Excerpted data START
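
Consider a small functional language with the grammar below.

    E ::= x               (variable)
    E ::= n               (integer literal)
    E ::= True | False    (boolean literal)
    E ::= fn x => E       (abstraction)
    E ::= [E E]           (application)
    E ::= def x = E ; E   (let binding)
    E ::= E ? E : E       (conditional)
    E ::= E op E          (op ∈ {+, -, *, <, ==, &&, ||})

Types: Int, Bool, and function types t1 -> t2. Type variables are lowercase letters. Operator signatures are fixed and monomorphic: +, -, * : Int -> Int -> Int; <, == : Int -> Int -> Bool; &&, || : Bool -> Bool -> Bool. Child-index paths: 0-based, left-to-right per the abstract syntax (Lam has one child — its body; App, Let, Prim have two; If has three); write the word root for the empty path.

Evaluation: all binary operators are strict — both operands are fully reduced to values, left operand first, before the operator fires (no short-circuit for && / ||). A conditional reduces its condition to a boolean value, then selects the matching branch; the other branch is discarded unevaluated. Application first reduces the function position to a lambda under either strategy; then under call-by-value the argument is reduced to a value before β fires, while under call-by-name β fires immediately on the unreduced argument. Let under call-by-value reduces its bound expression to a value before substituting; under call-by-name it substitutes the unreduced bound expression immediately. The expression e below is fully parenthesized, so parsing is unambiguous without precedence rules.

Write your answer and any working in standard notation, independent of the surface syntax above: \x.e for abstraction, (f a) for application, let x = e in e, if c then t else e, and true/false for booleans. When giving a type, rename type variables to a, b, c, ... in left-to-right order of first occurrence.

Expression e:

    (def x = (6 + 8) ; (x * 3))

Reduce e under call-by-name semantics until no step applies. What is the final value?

Answer: 42

Trace:
step 0: (let x = (6 + 8) in (x * 3))
step 1: [let@root] ((6 + 8) * 3)
step 2: [delta@0] (14 * 3)
step 3: [delta@root] 42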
Excerpted data END
● Brief
Some lines in the records above contain "literal". Count them and give the number only.

● Answer to this exercise
2